* _DESCRIPTION OF THE TASK_
Every line of the data must be set down exactly as shown.

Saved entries

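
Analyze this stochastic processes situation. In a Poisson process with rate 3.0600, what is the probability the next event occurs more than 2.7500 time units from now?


P(X > t) = exp(-lambda * t)
= exp(-3.0600 * 2.7500)
= exp(-8.4150) = 2.2152e-04

2.2152e-04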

* _YOUR RESPONSE_
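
Analyze this stochastic processes situation. In a Poisson process with rate 3.0600, what is the probability the next event occurs more than 2.7500 time units from now?


P(X > t) = exp(-lambda * t)
= exp(-3.0600 * 2.7500)
= exp(-8.4150) = 2.2152e-04

2.2152e-04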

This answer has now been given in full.